Please transcribe the entries below without changing a single character.

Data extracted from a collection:
* * * * * * * * *
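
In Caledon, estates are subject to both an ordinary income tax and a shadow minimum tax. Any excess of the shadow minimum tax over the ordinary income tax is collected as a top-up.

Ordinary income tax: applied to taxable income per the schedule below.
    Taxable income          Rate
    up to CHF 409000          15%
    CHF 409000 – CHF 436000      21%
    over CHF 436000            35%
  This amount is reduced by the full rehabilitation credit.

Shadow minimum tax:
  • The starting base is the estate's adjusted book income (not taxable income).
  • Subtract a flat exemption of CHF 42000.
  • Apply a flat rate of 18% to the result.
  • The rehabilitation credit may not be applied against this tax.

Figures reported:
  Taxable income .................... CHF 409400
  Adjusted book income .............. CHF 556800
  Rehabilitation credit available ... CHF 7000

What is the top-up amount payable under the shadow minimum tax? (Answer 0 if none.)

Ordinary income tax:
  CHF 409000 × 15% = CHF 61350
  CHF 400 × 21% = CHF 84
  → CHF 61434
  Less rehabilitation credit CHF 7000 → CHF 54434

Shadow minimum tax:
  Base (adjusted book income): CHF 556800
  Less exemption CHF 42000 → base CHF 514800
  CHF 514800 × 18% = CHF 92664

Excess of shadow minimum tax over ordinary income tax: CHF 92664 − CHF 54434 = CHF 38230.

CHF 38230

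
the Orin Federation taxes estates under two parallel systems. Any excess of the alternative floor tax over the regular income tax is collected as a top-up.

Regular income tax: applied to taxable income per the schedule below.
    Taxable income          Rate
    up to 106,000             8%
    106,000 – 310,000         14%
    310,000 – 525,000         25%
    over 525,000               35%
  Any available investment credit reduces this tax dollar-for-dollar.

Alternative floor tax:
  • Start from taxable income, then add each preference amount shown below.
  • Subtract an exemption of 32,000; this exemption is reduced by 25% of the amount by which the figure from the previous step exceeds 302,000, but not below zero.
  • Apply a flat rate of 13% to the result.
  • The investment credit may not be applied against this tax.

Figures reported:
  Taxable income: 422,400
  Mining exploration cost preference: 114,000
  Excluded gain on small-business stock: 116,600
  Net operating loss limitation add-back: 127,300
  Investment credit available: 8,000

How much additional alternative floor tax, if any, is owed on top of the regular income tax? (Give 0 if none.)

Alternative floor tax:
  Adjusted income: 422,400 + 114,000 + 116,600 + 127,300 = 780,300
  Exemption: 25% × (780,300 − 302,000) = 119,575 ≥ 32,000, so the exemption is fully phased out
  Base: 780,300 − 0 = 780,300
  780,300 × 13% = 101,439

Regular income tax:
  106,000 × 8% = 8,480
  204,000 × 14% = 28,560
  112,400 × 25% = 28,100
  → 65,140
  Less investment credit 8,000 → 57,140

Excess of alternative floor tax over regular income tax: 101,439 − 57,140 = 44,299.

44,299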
* * * * * * * * *
Solution to this exercise:
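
In Caledon, estates are subject to both an ordinary income tax and a shadow minimum tax. Any excess of the shadow minimum tax over the ordinary income tax is collected as a top-up.

Ordinary income tax: applied to taxable income per the schedule below.
    Taxable income          Rate
    up to CHF 409000          15%
    CHF 409000 – CHF 436000      21%
    over CHF 436000            35%
  This amount is reduced by the full rehabilitation credit.

Shadow minimum tax:
  • The starting base is the estate's adjusted book income (not taxable income).
  • Subtract a flat exemption of CHF 42000.
  • Apply a flat rate of 18% to the result.
  • The rehabilitation credit may not be applied against this tax.

Figures reported:
  Taxable income .................... CHF 409400
  Adjusted book income .............. CHF 556800
  Rehabilitation credit available ... CHF 7000

What is the top-up amount payable under the shadow minimum tax? (Answer 0 if none.)

Ordinary income tax:
  CHF 409000 × 15% = CHF 61350
  CHF 400 × 21% = CHF 84
  → CHF 61434
  Less rehabilitation credit CHF 7000 → CHF 54434

Shadow minimum tax:
  Base (adjusted book income): CHF 556800
  Less exemption CHF 42000 → base CHF 514800
  CHF 514800 × 18% = CHF 92664

Excess of shadow minimum tax over ordinary income tax: CHF 92664 − CHF 54434 = CHF 38230.

CHF 38230

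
the Orin Federation taxes estates under two parallel systems. Any excess of the alternative floor tax over the regular income tax is collected as a top-up.

Regular income tax: applied to taxable income per the schedule below.
    Taxable income          Rate
    up to 106,000             8%
    106,000 – 310,000         14%
    310,000 – 525,000         25%
    over 525,000               35%
  Any available investment credit reduces this tax dollar-for-dollar.

Alternative floor tax:
  • Start from taxable income, then add each preference amount shown below.
  • Subtract an exemption of 32,000; this exemption is reduced by 25% of the amount by which the figure from the previous step exceeds 302,000, but not below zero.
  • Apply a flat rate of 13% to the result.
  • The investment credit may not be applied against this tax.

Figures reported:
  Taxable income: 422,400
  Mining exploration cost preference: 114,000
  Excluded gain on small-business stock: 116,600
  Net operating loss limitation add-back: 127,300
  Investment credit available: 8,000

How much additional alternative floor tax, if any, is owed on top of the regular income tax? (Give 0 if none.)

Alternative floor tax:
  Adjusted income: 422,400 + 114,000 + 116,600 + 127,300 = 780,300
  Exemption: 25% × (780,300 − 302,000) = 119,575 ≥ 32,000, so the exemption is fully phased out
  Base: 780,300 − 0 = 780,300
  780,300 × 13% = 101,439

Regular income tax:
  106,000 × 8% = 8,480
  204,000 × 14% = 28,560
  112,400 × 25% = 28,100
  → 65,140
  Less investment credit 8,000 → 57,140

Excess of alternative floor tax over regular income tax: 101,439 − 57,140 = 44,299.

44,299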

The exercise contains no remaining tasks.